Records shown:
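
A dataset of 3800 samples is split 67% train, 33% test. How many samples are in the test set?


Train samples = 3800 * 67% = 2546
Test samples = 3800 - 2546
= 1254

1254


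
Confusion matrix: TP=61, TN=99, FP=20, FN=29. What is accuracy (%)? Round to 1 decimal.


Accuracy = (TP + TN) / (TP + TN + FP + FN) * 100
= (61 + 99) / (61 + 99 + 20 + 29)
= 160 / 209
= 0.7656
= 76.6%

76.6


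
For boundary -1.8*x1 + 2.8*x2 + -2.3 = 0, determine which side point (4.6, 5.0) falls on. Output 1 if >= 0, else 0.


Compute -1.8 * 4.6 + 2.8 * 5.0 + -2.3
= -8.28 + 14.0 + -2.3
= 3.42
Since 3.42 >= 0, the point is on the positive side.

1


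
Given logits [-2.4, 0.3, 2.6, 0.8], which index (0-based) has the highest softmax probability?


Softmax is a monotonic transformation, so it preserves the argmax.
We need to find the index of the maximum logit.
Index 0: -2.4
Index 1: 0.3
Index 2: 2.6
Index 3: 0.8
Maximum logit = 2.6 at index 2

2


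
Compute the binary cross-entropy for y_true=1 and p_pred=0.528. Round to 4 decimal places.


For y=1: Loss = -log(p)
= -log(0.528)
= -(-0.6387)
= 0.6387

0.6387


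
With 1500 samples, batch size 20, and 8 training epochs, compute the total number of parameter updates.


Iterations per epoch = 1500 / 20 = 75
Total updates = iterations_per_epoch * epochs
= 75 * 8
= 600

600


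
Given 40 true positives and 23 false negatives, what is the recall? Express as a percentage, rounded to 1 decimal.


Recall = TP / (TP + FN) * 100
= 40 / (40 + 23)
= 40 / 63
= 0.6349
= 63.5%

63.5


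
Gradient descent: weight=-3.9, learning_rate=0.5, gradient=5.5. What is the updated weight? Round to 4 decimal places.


w_new = w_old - lr * gradient
= -3.9 - 0.5 * 5.5
= -3.9 - (2.75)
= -6.6500

-6.6500


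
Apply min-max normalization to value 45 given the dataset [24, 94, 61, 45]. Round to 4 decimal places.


Min = 24, Max = 94
Range = 94 - 24 = 70
Scaled = (x - min) / (max - min)
= (45 - 24) / 70
= 21 / 70
= 0.3000

0.3000


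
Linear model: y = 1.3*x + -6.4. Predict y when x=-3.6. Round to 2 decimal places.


y = 1.3 * -3.6 + (-6.4)
= -4.68 + (-6.4)
= -11.08

-11.08


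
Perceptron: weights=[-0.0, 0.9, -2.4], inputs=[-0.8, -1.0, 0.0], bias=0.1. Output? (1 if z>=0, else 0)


z = w . x + b
= -0.0*-0.8 + 0.9*-1.0 + -2.4*0.0 + 0.1
= 0.0 + -0.9 + -0.0 + 0.1
= -0.9 + 0.1
= -0.8
Since z = -0.8 < 0, output = 0

0


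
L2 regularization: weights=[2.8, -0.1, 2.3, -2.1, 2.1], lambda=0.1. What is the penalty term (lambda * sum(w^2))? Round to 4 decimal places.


Squaring each weight:
2.8^2 = 7.84
(-0.1)^2 = 0.01
2.3^2 = 5.29
(-2.1)^2 = 4.41
2.1^2 = 4.41
Sum of squares = 21.96
Penalty = 0.1 * 21.96 = 2.1960

2.1960


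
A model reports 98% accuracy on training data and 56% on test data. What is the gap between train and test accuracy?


Gap = train_accuracy - test_accuracy
= 98 - 56
= 42%
This large gap strongly indicates overfitting.

42


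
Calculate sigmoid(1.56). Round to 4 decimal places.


sigmoid(z) = 1 / (1 + exp(-z))
exp(-(1.56)) = exp(-1.56) = 0.2101
1 + 0.2101 = 1.2101
1 / 1.2101 = 0.8264

0.8264


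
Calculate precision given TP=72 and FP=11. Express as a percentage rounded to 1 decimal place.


Precision = TP / (TP + FP) * 100
= 72 / (72 + 11)
= 72 / 83
= 0.8675
= 86.7%

86.7


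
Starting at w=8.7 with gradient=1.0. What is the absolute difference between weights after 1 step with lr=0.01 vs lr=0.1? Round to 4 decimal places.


With lr=0.01: w_new = 8.7 - 0.01 * 1.0 = 8.69
With lr=0.1: w_new = 8.7 - 0.1 * 1.0 = 8.6
Absolute difference = |8.69 - 8.6|
= 0.0900

0.0900


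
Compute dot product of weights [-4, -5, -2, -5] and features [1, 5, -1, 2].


Element-wise products:
-4 * 1 = -4
-5 * 5 = -25
-2 * -1 = 2
-5 * 2 = -10
Sum = -4 + -25 + 2 + -10
= -37

-37


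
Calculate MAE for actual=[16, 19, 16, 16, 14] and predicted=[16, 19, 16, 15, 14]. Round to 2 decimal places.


Absolute errors: [0, 0, 0, 1, 0]
Sum of absolute errors = 1
MAE = 1 / 5 = 0.20

0.20


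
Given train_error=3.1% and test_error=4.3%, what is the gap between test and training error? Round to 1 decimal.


Generalization gap = test_error - train_error
= 4.3 - 3.1
= 1.2%
A small gap suggests good generalization.

1.2


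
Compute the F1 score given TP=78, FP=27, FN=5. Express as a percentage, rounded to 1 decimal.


Precision = TP / (TP + FP) = 78 / 105 = 0.7429
Recall = TP / (TP + FN) = 78 / 83 = 0.9398
F1 = 2 * P * R / (P + R)
= 2 * 0.7429 * 0.9398 / (0.7429 + 0.9398)
= 1.3962 / 1.6826
= 0.8298
As percentage: 83.0%

83.0


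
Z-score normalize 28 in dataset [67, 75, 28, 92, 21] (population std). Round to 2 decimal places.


Mean = (67 + 75 + 28 + 92 + 21) / 5 = 56.6
Variance = sum((x_i - mean)^2) / n = 757.04
Std = sqrt(757.04) = 27.5144
Z = (x - mean) / std
= (28 - 56.6) / 27.5144
= -28.6 / 27.5144
= -1.04

-1.04


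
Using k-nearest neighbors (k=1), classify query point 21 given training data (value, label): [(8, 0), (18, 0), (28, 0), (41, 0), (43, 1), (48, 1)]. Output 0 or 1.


Distances from query 21:
Point 18 (class 0): distance = 3
K=1 nearest neighbors: classes = [0]
Votes for class 1: 0 / 1
Majority vote => class 0

0


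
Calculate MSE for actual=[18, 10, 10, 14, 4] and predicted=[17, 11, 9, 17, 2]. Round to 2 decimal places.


Differences: [1, -1, 1, -3, 2]
Squared errors: [1, 1, 1, 9, 4]
Sum of squared errors = 16
MSE = 16 / 5 = 3.20

3.20


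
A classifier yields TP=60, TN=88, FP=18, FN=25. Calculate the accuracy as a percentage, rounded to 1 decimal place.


Accuracy = (TP + TN) / (TP + TN + FP + FN) * 100
= (60 + 88) / (60 + 88 + 18 + 25)
= 148 / 191
= 0.7749
= 77.5%

77.5


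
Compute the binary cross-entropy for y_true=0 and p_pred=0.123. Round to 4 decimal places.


For y=0: Loss = -log(1-p)
= -log(1 - 0.123)
= -log(0.877)
= -(-0.1312)
= 0.1312

0.1312


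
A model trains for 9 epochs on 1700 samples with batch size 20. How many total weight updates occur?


Iterations per epoch = 1700 / 20 = 85
Total updates = iterations_per_epoch * epochs
= 85 * 9
= 765

765


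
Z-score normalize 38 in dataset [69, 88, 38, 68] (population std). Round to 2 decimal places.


Mean = (69 + 88 + 38 + 68) / 4 = 65.75
Variance = sum((x_i - mean)^2) / n = 320.1875
Std = sqrt(320.1875) = 17.8938
Z = (x - mean) / std
= (38 - 65.75) / 17.8938
= -27.75 / 17.8938
= -1.55

-1.55


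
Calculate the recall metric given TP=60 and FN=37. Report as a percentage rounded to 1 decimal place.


Recall = TP / (TP + FN) * 100
= 60 / (60 + 37)
= 60 / 97
= 0.6186
= 61.9%

61.9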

Exercise requirements:
Quote each line of the listing above exactly.

Reply to the exercise:
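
A dataset of 3800 samples is split 67% train, 33% test. How many samples are in the test set?


Train samples = 3800 * 67% = 2546
Test samples = 3800 - 2546
= 1254

1254


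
Confusion matrix: TP=61, TN=99, FP=20, FN=29. What is accuracy (%)? Round to 1 decimal.


Accuracy = (TP + TN) / (TP + TN + FP + FN) * 100
= (61 + 99) / (61 + 99 + 20 + 29)
= 160 / 209
= 0.7656
= 76.6%

76.6


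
For boundary -1.8*x1 + 2.8*x2 + -2.3 = 0, determine which side point (4.6, 5.0) falls on. Output 1 if >= 0, else 0.


Compute -1.8 * 4.6 + 2.8 * 5.0 + -2.3
= -8.28 + 14.0 + -2.3
= 3.42
Since 3.42 >= 0, the point is on the positive side.

1


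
Given logits [-2.4, 0.3, 2.6, 0.8], which index (0-based) has the highest softmax probability?


Softmax is a monotonic transformation, so it preserves the argmax.
We need to find the index of the maximum logit.
Index 0: -2.4
Index 1: 0.3
Index 2: 2.6
Index 3: 0.8
Maximum logit = 2.6 at index 2

2


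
Compute the binary cross-entropy for y_true=1 and p_pred=0.528. Round to 4 decimal places.


For y=1: Loss = -log(p)
= -log(0.528)
= -(-0.6387)
= 0.6387

0.6387


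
With 1500 samples, batch size 20, and 8 training epochs, compute the total number of parameter updates.


Iterations per epoch = 1500 / 20 = 75
Total updates = iterations_per_epoch * epochs
= 75 * 8
= 600

600


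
Given 40 true positives and 23 false negatives, what is the recall? Express as a percentage, rounded to 1 decimal.


Recall = TP / (TP + FN) * 100
= 40 / (40 + 23)
= 40 / 63
= 0.6349
= 63.5%

63.5


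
Gradient descent: weight=-3.9, learning_rate=0.5, gradient=5.5. What is the updated weight? Round to 4 decimal places.


w_new = w_old - lr * gradient
= -3.9 - 0.5 * 5.5
= -3.9 - (2.75)
= -6.6500

-6.6500


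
Apply min-max normalization to value 45 given the dataset [24, 94, 61, 45]. Round to 4 decimal places.


Min = 24, Max = 94
Range = 94 - 24 = 70
Scaled = (x - min) / (max - min)
= (45 - 24) / 70
= 21 / 70
= 0.3000

0.3000


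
Linear model: y = 1.3*x + -6.4. Predict y when x=-3.6. Round to 2 decimal places.


y = 1.3 * -3.6 + (-6.4)
= -4.68 + (-6.4)
= -11.08

-11.08


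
Perceptron: weights=[-0.0, 0.9, -2.4], inputs=[-0.8, -1.0, 0.0], bias=0.1. Output? (1 if z>=0, else 0)


z = w . x + b
= -0.0*-0.8 + 0.9*-1.0 + -2.4*0.0 + 0.1
= 0.0 + -0.9 + -0.0 + 0.1
= -0.9 + 0.1
= -0.8
Since z = -0.8 < 0, output = 0

0


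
L2 regularization: weights=[2.8, -0.1, 2.3, -2.1, 2.1], lambda=0.1. What is the penalty term (lambda * sum(w^2))? Round to 4 decimal places.


Squaring each weight:
2.8^2 = 7.84
(-0.1)^2 = 0.01
2.3^2 = 5.29
(-2.1)^2 = 4.41
2.1^2 = 4.41
Sum of squares = 21.96
Penalty = 0.1 * 21.96 = 2.1960

2.1960


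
A model reports 98% accuracy on training data and 56% on test data. What is the gap between train and test accuracy?


Gap = train_accuracy - test_accuracy
= 98 - 56
= 42%
This large gap strongly indicates overfitting.

42


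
Calculate sigmoid(1.56). Round to 4 decimal places.


sigmoid(z) = 1 / (1 + exp(-z))
exp(-(1.56)) = exp(-1.56) = 0.2101
1 + 0.2101 = 1.2101
1 / 1.2101 = 0.8264

0.8264


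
Calculate precision given TP=72 and FP=11. Express as a percentage rounded to 1 decimal place.


Precision = TP / (TP + FP) * 100
= 72 / (72 + 11)
= 72 / 83
= 0.8675
= 86.7%

86.7


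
Starting at w=8.7 with gradient=1.0. What is the absolute difference between weights after 1 step with lr=0.01 vs lr=0.1? Round to 4 decimal places.


With lr=0.01: w_new = 8.7 - 0.01 * 1.0 = 8.69
With lr=0.1: w_new = 8.7 - 0.1 * 1.0 = 8.6
Absolute difference = |8.69 - 8.6|
= 0.0900

0.0900


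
Compute dot product of weights [-4, -5, -2, -5] and features [1, 5, -1, 2].


Element-wise products:
-4 * 1 = -4
-5 * 5 = -25
-2 * -1 = 2
-5 * 2 = -10
Sum = -4 + -25 + 2 + -10
= -37

-37


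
Calculate MAE for actual=[16, 19, 16, 16, 14] and predicted=[16, 19, 16, 15, 14]. Round to 2 decimal places.


Absolute errors: [0, 0, 0, 1, 0]
Sum of absolute errors = 1
MAE = 1 / 5 = 0.20

0.20


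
Given train_error=3.1% and test_error=4.3%, what is the gap between test and training error? Round to 1 decimal.


Generalization gap = test_error - train_error
= 4.3 - 3.1
= 1.2%
A small gap suggests good generalization.

1.2


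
Compute the F1 score given TP=78, FP=27, FN=5. Express as a percentage, rounded to 1 decimal.


Precision = TP / (TP + FP) = 78 / 105 = 0.7429
Recall = TP / (TP + FN) = 78 / 83 = 0.9398
F1 = 2 * P * R / (P + R)
= 2 * 0.7429 * 0.9398 / (0.7429 + 0.9398)
= 1.3962 / 1.6826
= 0.8298
As percentage: 83.0%

83.0


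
Z-score normalize 28 in dataset [67, 75, 28, 92, 21] (population std). Round to 2 decimal places.


Mean = (67 + 75 + 28 + 92 + 21) / 5 = 56.6
Variance = sum((x_i - mean)^2) / n = 757.04
Std = sqrt(757.04) = 27.5144
Z = (x - mean) / std
= (28 - 56.6) / 27.5144
= -28.6 / 27.5144
= -1.04

-1.04


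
Using k-nearest neighbors (k=1), classify query point 21 given training data (value, label): [(8, 0), (18, 0), (28, 0), (41, 0), (43, 1), (48, 1)]. Output 0 or 1.


Distances from query 21:
Point 18 (class 0): distance = 3
K=1 nearest neighbors: classes = [0]
Votes for class 1: 0 / 1
Majority vote => class 0

0


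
Calculate MSE for actual=[18, 10, 10, 14, 4] and predicted=[17, 11, 9, 17, 2]. Round to 2 decimal places.


Differences: [1, -1, 1, -3, 2]
Squared errors: [1, 1, 1, 9, 4]
Sum of squared errors = 16
MSE = 16 / 5 = 3.20

3.20


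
A classifier yields TP=60, TN=88, FP=18, FN=25. Calculate the accuracy as a percentage, rounded to 1 decimal place.


Accuracy = (TP + TN) / (TP + TN + FP + FN) * 100
= (60 + 88) / (60 + 88 + 18 + 25)
= 148 / 191
= 0.7749
= 77.5%

77.5


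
Compute the binary cross-entropy for y_true=0 and p_pred=0.123. Round to 4 decimal places.


For y=0: Loss = -log(1-p)
= -log(1 - 0.123)
= -log(0.877)
= -(-0.1312)
= 0.1312

0.1312


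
A model trains for 9 epochs on 1700 samples with batch size 20. How many total weight updates occur?


Iterations per epoch = 1700 / 20 = 85
Total updates = iterations_per_epoch * epochs
= 85 * 9
= 765

765


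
Z-score normalize 38 in dataset [69, 88, 38, 68] (population std). Round to 2 decimal places.


Mean = (69 + 88 + 38 + 68) / 4 = 65.75
Variance = sum((x_i - mean)^2) / n = 320.1875
Std = sqrt(320.1875) = 17.8938
Z = (x - mean) / std
= (38 - 65.75) / 17.8938
= -27.75 / 17.8938
= -1.55

-1.55


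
Calculate the recall metric given TP=60 and FN=37. Report as a percentage rounded to 1 decimal place.


Recall = TP / (TP + FN) * 100
= 60 / (60 + 37)
= 60 / 97
= 0.6186
= 61.9%

61.9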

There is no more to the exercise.